--- Entries provided ---

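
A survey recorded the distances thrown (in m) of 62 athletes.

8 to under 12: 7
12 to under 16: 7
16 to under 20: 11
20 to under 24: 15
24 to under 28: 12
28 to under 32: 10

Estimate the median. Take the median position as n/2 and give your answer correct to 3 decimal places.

21.600

Cumulative frequencies: 7, 14, 25, 40, 52, 62
n = 62; position = n/2 = 31.
This falls in the class 20 to under 24: L = 20, F = 25, f = 15, h = 4.
Median ≈ 20 + ((31 − 25) / 15) × 4 = 21.6000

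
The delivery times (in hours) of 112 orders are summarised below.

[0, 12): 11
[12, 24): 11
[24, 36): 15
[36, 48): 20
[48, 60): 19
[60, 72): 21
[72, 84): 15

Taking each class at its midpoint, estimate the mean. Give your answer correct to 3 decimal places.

45.857

Midpoints: 6, 18, 30, 42, 54, 66, 78
Σfm = 11×6 + 11×18 + 15×30 + 20×42 + 19×54 + 21×66 + 15×78 = 5136
n = Σf = 112
Mean = 5136 / 112 = 45.8571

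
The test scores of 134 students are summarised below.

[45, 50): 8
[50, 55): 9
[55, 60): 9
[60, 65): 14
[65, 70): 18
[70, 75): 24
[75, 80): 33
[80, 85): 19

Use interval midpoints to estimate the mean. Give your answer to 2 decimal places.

Midpoints: 47.5, 52.5, 57.5, 62.5, 67.5, 72.5, 77.5, 82.5
Σfm = 8×47.5 + 9×52.5 + 9×57.5 + 14×62.5 + 18×67.5 + 24×72.5 + 33×77.5 + 19×82.5 = 9325
n = Σf = 134
Mean = 9325 / 134 = 69.5896

69.59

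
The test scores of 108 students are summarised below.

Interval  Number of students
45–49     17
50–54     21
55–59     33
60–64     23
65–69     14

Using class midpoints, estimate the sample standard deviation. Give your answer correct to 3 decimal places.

6.262

Midpoints: 47, 52, 57, 62, 67
n = 108, Σfm = 6136, mean = 56.8148
Σfm² = 352812
Σf(m − x̄)² = Σfm² − (Σfm)²/n = 352812 − 6136²/108 = 4196.2963
Sample variance = 4196.2963 / 107 = 39.2177
Standard deviation = √39.2177 = 6.2624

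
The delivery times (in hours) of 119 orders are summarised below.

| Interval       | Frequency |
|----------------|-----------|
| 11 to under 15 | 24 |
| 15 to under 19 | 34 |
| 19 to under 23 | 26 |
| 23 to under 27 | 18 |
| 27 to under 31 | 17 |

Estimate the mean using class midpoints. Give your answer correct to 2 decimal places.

19.99

Midpoints: 13, 17, 21, 25, 29
Σfm = 24×13 + 34×17 + 26×21 + 18×25 + 17×29 = 2379
n = Σf = 119
Mean = 2379 / 119 = 19.9916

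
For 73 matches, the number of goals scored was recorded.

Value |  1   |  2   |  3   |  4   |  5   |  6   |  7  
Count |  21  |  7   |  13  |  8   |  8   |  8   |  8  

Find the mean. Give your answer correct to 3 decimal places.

3.425

Values: 1, 2, 3, 4, 5, 6, 7
Σfx = 21×1 + 7×2 + 13×3 + 8×4 + 8×5 + 8×6 + 8×7 = 250
n = Σf = 73
Mean = 250 / 73 = 3.4247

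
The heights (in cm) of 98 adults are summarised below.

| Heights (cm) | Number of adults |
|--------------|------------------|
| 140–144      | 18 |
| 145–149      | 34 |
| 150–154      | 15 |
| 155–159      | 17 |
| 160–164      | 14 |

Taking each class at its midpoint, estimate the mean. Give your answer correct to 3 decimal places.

150.724

Midpoints: 142, 147, 152, 157, 162
Σfm = 18×142 + 34×147 + 15×152 + 17×157 + 14×162 = 14771
n = Σf = 98
Mean = 14771 / 98 = 150.7245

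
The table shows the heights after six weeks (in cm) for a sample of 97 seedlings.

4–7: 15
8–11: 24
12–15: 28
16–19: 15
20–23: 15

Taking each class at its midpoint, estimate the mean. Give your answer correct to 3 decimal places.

13.129

Midpoints: 5.5, 9.5, 13.5, 17.5, 21.5
Σfm = 15×5.5 + 24×9.5 + 28×13.5 + 15×17.5 + 15×21.5 = 1273.5
n = Σf = 97
Mean = 1273.5 / 97 = 13.1289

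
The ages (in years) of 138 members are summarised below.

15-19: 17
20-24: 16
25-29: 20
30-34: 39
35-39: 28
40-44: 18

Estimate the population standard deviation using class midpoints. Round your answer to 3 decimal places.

7.685

Midpoints: 17, 22, 27, 32, 37, 42
n = 138, Σfm = 4221, mean = 30.5870
Σfm² = 137257
Σf(m − x̄)² = Σfm² − (Σfm)²/n = 137257 − 4221²/138 = 8149.4565
Population variance = 8149.4565 / 138 = 59.0540
Standard deviation = √59.0540 = 7.6847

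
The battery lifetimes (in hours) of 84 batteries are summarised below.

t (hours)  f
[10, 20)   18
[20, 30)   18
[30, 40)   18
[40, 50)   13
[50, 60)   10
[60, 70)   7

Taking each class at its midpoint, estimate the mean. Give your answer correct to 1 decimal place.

Midpoints: 15, 25, 35, 45, 55, 65
Σfm = 18×15 + 18×25 + 18×35 + 13×45 + 10×55 + 7×65 = 2940
n = Σf = 84
Mean = 2940 / 84 = 35.0000

35.0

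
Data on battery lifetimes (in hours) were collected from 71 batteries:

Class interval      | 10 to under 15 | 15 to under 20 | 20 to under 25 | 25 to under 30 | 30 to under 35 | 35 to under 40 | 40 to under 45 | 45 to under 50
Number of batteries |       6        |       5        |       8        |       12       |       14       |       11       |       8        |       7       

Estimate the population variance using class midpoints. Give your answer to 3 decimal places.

Midpoints: 12.5, 17.5, 22.5, 27.5, 32.5, 37.5, 42.5, 47.5
n = 71, Σfm = 2212.5, mean = 31.1620
Σfm² = 76093.75
Σf(m − x̄)² = Σfm² − (Σfm)²/n = 76093.75 − 2212.5²/71 = 7147.8873
Population variance = 7147.8873 / 71 = 100.6745

100.674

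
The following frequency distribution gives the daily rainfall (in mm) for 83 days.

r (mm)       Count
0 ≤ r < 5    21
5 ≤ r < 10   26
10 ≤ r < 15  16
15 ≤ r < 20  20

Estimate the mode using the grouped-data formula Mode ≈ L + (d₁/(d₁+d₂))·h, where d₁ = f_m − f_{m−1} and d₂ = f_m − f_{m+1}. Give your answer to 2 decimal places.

Modal class: 5 ≤ r < 10 (highest frequency 26).
d₁ = 26 − 21 = 5, d₂ = 26 − 16 = 10
Mode ≈ 5 + (5/(5+10)) × 5 = 5 + 1.6667 = 6.6667

6.67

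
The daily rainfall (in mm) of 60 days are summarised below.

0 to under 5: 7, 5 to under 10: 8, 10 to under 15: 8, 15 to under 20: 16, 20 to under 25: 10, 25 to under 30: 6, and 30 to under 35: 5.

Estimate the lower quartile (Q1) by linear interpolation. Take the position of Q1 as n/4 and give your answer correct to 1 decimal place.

10.0

Cumulative frequencies: 7, 15, 23, 39, 49, 55, 60
n = 60; position = n/4 = 15.
This falls in the class 5 to under 10: L = 5, F = 7, f = 8, h = 5.
Lower quartile ≈ 5 + ((15 − 7) / 8) × 5 = 10.0000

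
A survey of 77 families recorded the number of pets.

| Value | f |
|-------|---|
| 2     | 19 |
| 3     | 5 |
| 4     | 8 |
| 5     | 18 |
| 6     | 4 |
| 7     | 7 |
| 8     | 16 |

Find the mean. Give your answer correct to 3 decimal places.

4.883

Values: 2, 3, 4, 5, 6, 7, 8
Σfx = 19×2 + 5×3 + 8×4 + 18×5 + 4×6 + 7×7 + 16×8 = 376
n = Σf = 77
Mean = 376 / 77 = 4.8831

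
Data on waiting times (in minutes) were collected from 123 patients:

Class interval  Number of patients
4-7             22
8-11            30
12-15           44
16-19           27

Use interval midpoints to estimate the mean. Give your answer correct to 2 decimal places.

11.97

Midpoints: 5.5, 9.5, 13.5, 17.5
Σfm = 22×5.5 + 30×9.5 + 44×13.5 + 27×17.5 = 1472.5
n = Σf = 123
Mean = 1472.5 / 123 = 11.9715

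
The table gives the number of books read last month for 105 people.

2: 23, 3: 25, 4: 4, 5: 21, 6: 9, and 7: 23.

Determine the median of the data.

5

Cumulative frequencies: 23, 48, 52, 73, 82, 105
n = 105, so the median is the value in position (n+1)/2 = 53.
Position 53 falls at value 5.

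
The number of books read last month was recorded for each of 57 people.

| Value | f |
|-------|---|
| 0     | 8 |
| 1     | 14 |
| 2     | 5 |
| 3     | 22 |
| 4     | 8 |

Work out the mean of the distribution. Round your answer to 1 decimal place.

Values: 0, 1, 2, 3, 4
Σfx = 8×0 + 14×1 + 5×2 + 22×3 + 8×4 = 122
n = Σf = 57
Mean = 122 / 57 = 2.1404

2.1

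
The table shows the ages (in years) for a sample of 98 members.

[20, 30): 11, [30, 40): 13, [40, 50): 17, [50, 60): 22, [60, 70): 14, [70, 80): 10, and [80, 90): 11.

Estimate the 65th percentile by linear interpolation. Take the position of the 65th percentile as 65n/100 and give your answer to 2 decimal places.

Cumulative frequencies: 11, 24, 41, 63, 77, 87, 98
n = 98; position = 65n/100 = 63.7.
This falls in the class [60, 70): L = 60, F = 63, f = 14, h = 10.
65th percentile ≈ 60 + ((63.7 − 63) / 14) × 10 = 60.5000

60.50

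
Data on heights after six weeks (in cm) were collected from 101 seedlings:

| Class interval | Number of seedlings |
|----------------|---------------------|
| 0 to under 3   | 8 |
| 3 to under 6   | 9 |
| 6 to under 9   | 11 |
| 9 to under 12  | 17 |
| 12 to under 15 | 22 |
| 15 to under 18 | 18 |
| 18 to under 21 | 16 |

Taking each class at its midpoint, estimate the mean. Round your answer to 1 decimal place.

Midpoints: 1.5, 4.5, 7.5, 10.5, 13.5, 16.5, 19.5
Σfm = 8×1.5 + 9×4.5 + 11×7.5 + 17×10.5 + 22×13.5 + 18×16.5 + 16×19.5 = 1219.5
n = Σf = 101
Mean = 1219.5 / 101 = 12.0743

12.1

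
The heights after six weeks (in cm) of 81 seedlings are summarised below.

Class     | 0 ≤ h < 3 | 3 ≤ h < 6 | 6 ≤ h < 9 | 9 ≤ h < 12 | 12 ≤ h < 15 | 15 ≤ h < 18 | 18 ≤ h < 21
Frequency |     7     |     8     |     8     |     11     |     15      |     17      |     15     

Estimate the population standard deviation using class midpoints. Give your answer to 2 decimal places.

Midpoints: 1.5, 4.5, 7.5, 10.5, 13.5, 16.5, 19.5
n = 81, Σfm = 997.5, mean = 12.3148
Σfm² = 14906.25
Σf(m − x̄)² = Σfm² − (Σfm)²/n = 14906.25 − 997.5²/81 = 2622.2222
Population variance = 2622.2222 / 81 = 32.3731
Standard deviation = √32.3731 = 5.6897

5.69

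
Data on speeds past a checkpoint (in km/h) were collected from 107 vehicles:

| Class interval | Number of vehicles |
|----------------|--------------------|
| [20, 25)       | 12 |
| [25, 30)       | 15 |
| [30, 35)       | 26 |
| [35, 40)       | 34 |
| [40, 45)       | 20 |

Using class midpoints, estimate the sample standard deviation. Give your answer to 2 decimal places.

Midpoints: 22.5, 27.5, 32.5, 37.5, 42.5
n = 107, Σfm = 3652.5, mean = 34.1355
Σfm² = 128818.75
Σf(m − x̄)² = Σfm² − (Σfm)²/n = 128818.75 − 3652.5²/107 = 4138.7850
Sample variance = 4138.7850 / 106 = 39.0451
Standard deviation = √39.0451 = 6.2486

6.25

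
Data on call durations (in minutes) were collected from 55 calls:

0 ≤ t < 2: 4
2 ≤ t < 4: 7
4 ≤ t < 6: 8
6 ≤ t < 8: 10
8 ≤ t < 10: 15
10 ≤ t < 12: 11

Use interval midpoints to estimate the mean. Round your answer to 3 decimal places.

Midpoints: 1, 3, 5, 7, 9, 11
Σfm = 4×1 + 7×3 + 8×5 + 10×7 + 15×9 + 11×11 = 391
n = Σf = 55
Mean = 391 / 55 = 7.1091

7.109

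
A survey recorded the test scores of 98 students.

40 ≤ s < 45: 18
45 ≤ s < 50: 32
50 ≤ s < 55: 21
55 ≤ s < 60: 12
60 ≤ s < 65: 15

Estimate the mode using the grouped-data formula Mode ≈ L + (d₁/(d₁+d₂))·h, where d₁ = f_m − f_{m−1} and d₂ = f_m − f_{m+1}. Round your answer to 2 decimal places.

Modal class: 45 ≤ s < 50 (highest frequency 32).
d₁ = 32 − 18 = 14, d₂ = 32 − 21 = 11
Mode ≈ 45 + (14/(14+11)) × 5 = 45 + 2.8000 = 47.8000

47.80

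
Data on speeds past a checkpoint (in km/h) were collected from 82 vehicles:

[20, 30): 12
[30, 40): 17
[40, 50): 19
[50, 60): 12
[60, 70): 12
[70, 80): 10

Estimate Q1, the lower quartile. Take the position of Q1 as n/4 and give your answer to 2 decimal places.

Cumulative frequencies: 12, 29, 48, 60, 72, 82
n = 82; position = n/4 = 20.5.
This falls in the class [30, 40): L = 30, F = 12, f = 17, h = 10.
Lower quartile ≈ 30 + ((20.5 − 12) / 17) × 10 = 35.0000

35.00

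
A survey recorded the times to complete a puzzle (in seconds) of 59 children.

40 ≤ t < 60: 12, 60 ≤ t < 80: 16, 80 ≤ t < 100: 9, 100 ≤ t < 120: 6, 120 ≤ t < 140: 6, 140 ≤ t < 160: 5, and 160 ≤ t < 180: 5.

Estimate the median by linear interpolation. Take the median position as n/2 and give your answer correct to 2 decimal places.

Cumulative frequencies: 12, 28, 37, 43, 49, 54, 59
n = 59; position = n/2 = 29.5.
This falls in the class 80 ≤ t < 100: L = 80, F = 28, f = 9, h = 20.
Median ≈ 80 + ((29.5 − 28) / 9) × 20 = 83.3333

83.33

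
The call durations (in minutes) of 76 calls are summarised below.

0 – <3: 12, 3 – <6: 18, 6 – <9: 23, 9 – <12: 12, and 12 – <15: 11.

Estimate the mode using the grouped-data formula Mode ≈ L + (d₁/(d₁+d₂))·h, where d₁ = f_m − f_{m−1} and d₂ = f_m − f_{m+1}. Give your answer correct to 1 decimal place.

Modal class: 6 – <9 (highest frequency 23).
d₁ = 23 − 18 = 5, d₂ = 23 − 12 = 11
Mode ≈ 6 + (5/(5+11)) × 3 = 6 + 0.9375 = 6.9375

6.9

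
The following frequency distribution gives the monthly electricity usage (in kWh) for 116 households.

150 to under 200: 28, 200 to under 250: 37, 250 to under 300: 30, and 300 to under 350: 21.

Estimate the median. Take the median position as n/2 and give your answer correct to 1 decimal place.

240.5

Cumulative frequencies: 28, 65, 95, 116
n = 116; position = n/2 = 58.
This falls in the class 200 to under 250: L = 200, F = 28, f = 37, h = 50.
Median ≈ 200 + ((58 − 28) / 37) × 50 = 240.5405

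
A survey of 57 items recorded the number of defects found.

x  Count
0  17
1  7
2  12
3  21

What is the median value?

Cumulative frequencies: 17, 24, 36, 57
n = 57, so the median is the value in position (n+1)/2 = 29.
Position 29 falls at value 2.

2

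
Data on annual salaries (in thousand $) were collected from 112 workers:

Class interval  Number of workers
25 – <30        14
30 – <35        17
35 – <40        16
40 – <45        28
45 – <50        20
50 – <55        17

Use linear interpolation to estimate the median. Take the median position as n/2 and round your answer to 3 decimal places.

41.607

Cumulative frequencies: 14, 31, 47, 75, 95, 112
n = 112; position = n/2 = 56.
This falls in the class 40 – <45: L = 40, F = 47, f = 28, h = 5.
Median ≈ 40 + ((56 − 47) / 28) × 5 = 41.6071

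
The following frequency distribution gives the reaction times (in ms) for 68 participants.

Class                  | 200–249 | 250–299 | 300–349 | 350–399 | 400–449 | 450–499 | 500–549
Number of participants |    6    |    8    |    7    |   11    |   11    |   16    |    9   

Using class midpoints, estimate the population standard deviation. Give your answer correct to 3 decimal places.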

---

→ Exercise:
Show the lines of the material that contain the word "past".

→ Task output:
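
Data on speeds past a checkpoint (in km/h) were collected from 107 vehicles:
Data on speeds past a checkpoint (in km/h) were collected from 82 vehicles: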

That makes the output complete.